■ WHAT IS NEEDED ■
Throughout the listing below, show every line in which "assumes" occurs.

■ EXTRACTED DATA ■
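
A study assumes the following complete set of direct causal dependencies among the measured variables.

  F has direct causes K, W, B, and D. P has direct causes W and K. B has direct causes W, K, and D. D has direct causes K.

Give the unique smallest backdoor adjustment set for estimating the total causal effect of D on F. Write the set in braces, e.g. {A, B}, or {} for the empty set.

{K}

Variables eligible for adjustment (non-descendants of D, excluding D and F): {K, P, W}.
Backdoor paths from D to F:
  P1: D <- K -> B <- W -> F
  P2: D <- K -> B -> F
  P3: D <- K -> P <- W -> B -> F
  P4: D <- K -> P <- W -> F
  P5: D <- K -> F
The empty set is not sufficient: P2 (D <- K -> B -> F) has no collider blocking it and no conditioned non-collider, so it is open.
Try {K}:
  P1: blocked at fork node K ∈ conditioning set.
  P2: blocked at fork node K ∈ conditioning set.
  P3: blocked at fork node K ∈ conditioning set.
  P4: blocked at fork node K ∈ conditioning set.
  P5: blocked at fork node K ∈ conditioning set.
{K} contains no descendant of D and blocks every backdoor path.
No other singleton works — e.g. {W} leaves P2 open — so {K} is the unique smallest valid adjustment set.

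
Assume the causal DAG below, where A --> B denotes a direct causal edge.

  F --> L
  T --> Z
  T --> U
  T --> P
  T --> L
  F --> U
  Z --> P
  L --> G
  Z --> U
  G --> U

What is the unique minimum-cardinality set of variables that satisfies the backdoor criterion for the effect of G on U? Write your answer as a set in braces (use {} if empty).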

---

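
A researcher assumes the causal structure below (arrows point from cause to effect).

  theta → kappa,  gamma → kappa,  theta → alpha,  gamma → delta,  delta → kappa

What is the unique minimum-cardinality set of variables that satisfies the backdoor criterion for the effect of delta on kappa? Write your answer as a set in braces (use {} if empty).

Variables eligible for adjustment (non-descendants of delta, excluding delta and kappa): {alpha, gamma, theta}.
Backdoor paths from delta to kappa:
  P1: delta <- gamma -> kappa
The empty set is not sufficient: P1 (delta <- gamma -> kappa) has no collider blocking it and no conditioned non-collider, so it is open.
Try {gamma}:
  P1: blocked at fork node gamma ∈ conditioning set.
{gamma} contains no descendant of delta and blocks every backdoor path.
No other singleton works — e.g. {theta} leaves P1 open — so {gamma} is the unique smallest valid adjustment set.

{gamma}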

■ REPLY TO THE TASK ■
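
A study assumes the following complete set of direct causal dependencies among the measured variables.
A researcher assumes the causal structure below (arrows point from cause to effect).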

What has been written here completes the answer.